ACTION ITEM
Below are the entries to retype; reproduce each one exactly.

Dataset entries
**********
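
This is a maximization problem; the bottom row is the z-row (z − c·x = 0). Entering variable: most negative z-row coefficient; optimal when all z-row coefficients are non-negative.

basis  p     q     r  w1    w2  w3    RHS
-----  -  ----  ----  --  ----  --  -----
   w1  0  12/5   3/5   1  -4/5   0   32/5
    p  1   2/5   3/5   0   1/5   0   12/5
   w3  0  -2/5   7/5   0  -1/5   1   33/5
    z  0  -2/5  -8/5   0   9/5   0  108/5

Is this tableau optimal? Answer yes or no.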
**********
FINISHED EXERCISE
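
This is a maximization problem; the bottom row is the z-row (z − c·x = 0). Entering variable: most negative z-row coefficient; optimal when all z-row coefficients are non-negative.

basis  p     q     r  w1    w2  w3    RHS
-----  -  ----  ----  --  ----  --  -----
   w1  0  12/5   3/5   1  -4/5   0   32/5
    p  1   2/5   3/5   0   1/5   0   12/5
   w3  0  -2/5   7/5   0  -1/5   1   33/5
    z  0  -2/5  -8/5   0   9/5   0  108/5

Is this tableau optimal? Answer yes or no.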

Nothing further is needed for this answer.